HOW TO COMPLETE THIS TASK: Word for word, restate the lines that run from the line containing "idx 14: 0x23007" to the last line of the records below.
··· DATA FOR REVIEW ···
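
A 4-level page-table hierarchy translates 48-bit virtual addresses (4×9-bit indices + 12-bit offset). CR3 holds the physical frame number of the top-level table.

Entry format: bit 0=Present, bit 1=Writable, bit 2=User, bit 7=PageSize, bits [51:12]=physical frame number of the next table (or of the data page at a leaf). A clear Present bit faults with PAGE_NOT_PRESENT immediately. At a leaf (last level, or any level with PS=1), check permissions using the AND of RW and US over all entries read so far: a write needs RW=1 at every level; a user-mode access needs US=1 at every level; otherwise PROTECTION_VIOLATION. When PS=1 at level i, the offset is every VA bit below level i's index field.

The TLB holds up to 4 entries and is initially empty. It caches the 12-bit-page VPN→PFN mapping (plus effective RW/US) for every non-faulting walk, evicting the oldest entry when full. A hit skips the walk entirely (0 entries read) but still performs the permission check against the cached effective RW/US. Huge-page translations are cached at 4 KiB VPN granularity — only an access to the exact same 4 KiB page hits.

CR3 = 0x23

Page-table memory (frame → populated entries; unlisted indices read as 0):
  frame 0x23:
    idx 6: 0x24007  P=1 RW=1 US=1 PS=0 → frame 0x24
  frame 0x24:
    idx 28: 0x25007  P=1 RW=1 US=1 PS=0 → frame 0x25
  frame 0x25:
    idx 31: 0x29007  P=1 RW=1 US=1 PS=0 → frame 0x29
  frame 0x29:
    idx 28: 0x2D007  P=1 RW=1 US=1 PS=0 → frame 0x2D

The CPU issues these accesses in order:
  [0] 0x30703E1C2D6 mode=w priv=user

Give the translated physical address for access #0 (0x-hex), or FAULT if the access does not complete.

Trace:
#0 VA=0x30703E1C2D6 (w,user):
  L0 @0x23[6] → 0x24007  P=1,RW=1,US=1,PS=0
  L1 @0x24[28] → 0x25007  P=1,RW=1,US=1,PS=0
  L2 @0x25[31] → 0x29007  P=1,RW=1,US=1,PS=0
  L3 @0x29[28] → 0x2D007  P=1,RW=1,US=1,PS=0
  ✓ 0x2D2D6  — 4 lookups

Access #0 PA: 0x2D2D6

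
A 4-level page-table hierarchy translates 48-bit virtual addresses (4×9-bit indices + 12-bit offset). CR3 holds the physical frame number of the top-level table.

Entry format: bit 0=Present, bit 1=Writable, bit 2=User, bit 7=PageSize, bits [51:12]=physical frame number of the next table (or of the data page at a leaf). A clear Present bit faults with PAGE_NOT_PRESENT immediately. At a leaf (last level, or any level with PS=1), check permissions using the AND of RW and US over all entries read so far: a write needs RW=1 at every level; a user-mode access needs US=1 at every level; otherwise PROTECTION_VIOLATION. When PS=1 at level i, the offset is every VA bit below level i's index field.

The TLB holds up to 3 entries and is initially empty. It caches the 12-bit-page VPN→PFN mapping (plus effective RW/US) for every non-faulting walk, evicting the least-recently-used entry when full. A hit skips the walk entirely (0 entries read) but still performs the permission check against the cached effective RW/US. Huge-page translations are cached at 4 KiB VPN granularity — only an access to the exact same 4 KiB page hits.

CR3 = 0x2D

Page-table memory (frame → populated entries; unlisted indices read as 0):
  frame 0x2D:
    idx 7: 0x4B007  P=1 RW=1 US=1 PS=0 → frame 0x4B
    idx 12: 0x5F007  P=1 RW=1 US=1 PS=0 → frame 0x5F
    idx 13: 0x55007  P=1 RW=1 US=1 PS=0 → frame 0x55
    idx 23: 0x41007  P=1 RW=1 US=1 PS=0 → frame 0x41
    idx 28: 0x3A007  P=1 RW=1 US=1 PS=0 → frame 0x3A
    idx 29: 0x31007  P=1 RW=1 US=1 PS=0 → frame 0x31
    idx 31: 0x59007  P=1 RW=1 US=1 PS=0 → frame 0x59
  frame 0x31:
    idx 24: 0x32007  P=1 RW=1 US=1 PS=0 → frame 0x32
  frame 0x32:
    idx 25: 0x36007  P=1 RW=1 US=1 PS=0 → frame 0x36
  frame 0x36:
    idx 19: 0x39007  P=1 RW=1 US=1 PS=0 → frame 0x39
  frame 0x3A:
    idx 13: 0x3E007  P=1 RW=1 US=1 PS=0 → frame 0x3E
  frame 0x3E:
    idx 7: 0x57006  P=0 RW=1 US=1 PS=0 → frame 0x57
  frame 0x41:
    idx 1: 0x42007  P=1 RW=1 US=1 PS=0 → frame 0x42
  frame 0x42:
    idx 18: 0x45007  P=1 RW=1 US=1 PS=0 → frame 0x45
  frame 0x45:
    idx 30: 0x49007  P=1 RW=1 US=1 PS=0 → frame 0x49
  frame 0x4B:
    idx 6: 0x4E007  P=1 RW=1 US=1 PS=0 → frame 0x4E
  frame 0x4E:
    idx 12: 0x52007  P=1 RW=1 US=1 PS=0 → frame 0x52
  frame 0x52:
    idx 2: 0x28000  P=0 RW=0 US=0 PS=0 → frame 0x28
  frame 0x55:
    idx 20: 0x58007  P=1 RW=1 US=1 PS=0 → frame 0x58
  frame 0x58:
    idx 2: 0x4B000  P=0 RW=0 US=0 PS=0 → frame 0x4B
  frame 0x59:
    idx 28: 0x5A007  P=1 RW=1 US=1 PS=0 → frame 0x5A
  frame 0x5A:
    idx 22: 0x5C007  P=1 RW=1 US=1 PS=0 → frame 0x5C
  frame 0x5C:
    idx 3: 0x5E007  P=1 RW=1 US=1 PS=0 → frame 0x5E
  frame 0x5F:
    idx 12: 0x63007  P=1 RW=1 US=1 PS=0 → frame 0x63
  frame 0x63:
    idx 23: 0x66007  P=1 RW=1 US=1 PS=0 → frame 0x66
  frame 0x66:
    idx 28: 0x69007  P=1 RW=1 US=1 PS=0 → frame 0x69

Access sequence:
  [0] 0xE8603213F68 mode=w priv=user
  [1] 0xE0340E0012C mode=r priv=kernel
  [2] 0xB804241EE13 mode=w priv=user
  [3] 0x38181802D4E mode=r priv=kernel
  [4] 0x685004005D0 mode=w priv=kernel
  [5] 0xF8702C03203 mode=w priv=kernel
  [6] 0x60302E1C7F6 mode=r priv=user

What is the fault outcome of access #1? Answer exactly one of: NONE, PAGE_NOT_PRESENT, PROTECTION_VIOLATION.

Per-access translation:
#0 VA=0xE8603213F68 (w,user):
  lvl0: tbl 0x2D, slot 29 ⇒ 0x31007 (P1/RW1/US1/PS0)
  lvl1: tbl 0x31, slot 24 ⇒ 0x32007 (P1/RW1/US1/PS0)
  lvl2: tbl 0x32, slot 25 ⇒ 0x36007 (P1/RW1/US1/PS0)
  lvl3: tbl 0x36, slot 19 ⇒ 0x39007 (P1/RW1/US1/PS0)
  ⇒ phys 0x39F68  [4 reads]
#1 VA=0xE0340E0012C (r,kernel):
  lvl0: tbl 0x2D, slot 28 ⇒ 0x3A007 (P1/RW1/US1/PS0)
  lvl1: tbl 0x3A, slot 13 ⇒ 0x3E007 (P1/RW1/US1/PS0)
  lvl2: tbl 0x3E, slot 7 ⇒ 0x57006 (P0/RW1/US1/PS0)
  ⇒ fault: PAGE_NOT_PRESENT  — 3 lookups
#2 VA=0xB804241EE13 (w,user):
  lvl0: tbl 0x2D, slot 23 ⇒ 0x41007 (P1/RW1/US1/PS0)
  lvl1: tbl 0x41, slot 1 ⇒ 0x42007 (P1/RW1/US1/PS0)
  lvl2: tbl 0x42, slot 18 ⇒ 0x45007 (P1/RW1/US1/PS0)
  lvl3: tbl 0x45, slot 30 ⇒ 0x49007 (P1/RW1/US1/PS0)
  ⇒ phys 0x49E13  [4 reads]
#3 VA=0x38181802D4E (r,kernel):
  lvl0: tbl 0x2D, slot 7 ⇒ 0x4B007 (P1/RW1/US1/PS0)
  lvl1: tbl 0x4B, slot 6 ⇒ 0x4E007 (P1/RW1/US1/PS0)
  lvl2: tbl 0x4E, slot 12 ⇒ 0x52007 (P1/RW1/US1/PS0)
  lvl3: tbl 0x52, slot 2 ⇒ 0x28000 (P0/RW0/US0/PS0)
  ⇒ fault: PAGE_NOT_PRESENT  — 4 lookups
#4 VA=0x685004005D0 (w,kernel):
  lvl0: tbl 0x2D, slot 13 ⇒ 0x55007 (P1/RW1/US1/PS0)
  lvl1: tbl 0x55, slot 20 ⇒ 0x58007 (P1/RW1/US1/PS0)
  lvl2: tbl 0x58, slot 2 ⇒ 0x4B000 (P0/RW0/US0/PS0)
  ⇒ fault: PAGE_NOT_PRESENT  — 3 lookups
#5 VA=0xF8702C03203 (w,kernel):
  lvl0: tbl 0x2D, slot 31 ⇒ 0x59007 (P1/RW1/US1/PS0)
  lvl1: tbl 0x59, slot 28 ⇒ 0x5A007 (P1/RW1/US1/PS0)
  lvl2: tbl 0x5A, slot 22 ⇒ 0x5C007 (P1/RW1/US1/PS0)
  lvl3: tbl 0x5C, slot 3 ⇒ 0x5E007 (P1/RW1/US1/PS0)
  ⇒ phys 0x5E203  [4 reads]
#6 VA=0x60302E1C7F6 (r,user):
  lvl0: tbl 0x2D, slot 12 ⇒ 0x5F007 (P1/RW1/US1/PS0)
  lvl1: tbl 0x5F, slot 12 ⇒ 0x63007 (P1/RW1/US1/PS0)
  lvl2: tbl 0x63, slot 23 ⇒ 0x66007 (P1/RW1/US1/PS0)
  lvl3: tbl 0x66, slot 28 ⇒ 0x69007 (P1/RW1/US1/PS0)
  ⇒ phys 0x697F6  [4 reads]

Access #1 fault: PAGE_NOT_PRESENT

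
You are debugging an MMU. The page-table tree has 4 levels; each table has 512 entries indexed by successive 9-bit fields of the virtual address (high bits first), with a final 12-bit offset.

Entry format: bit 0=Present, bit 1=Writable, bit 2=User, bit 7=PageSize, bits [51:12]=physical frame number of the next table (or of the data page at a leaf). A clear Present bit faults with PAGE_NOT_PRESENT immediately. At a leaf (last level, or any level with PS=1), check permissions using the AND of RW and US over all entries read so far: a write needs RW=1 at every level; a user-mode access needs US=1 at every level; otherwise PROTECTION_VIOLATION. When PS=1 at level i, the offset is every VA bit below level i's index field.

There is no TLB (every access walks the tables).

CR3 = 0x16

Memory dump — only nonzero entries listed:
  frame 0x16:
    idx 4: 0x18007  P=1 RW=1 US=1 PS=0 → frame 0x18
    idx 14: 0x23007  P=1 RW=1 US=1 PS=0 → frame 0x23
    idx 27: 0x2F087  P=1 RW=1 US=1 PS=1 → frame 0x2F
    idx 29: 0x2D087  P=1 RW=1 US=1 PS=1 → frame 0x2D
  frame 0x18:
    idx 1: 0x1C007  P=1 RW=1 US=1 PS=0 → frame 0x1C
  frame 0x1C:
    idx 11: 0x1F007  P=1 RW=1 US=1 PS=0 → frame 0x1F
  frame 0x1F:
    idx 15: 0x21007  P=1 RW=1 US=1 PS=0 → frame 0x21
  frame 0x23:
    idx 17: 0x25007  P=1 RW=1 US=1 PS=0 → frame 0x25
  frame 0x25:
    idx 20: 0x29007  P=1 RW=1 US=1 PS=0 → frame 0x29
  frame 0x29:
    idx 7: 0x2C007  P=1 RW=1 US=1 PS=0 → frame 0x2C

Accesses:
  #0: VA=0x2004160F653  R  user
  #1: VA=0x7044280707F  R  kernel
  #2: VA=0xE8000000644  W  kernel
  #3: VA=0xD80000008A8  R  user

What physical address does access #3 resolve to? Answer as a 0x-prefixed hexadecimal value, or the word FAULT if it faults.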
···
RESPONSE TO THIS EXERCISE:
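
    idx 14: 0x23007  P=1 RW=1 US=1 PS=0 → frame 0x23
    idx 27: 0x2F087  P=1 RW=1 US=1 PS=1 → frame 0x2F
    idx 29: 0x2D087  P=1 RW=1 US=1 PS=1 → frame 0x2D
  frame 0x18:
    idx 1: 0x1C007  P=1 RW=1 US=1 PS=0 → frame 0x1C
  frame 0x1C:
    idx 11: 0x1F007  P=1 RW=1 US=1 PS=0 → frame 0x1F
  frame 0x1F:
    idx 15: 0x21007  P=1 RW=1 US=1 PS=0 → frame 0x21
  frame 0x23:
    idx 17: 0x25007  P=1 RW=1 US=1 PS=0 → frame 0x25
  frame 0x25:
    idx 20: 0x29007  P=1 RW=1 US=1 PS=0 → frame 0x29
  frame 0x29:
    idx 7: 0x2C007  P=1 RW=1 US=1 PS=0 → frame 0x2C

Accesses:
  #0: VA=0x2004160F653  R  user
  #1: VA=0x7044280707F  R  kernel
  #2: VA=0xE8000000644  W  kernel
  #3: VA=0xD80000008A8  R  user

What physical address does access #3 resolve to? Answer as a 0x-prefixed hexadecimal value, or the word FAULT if it faults.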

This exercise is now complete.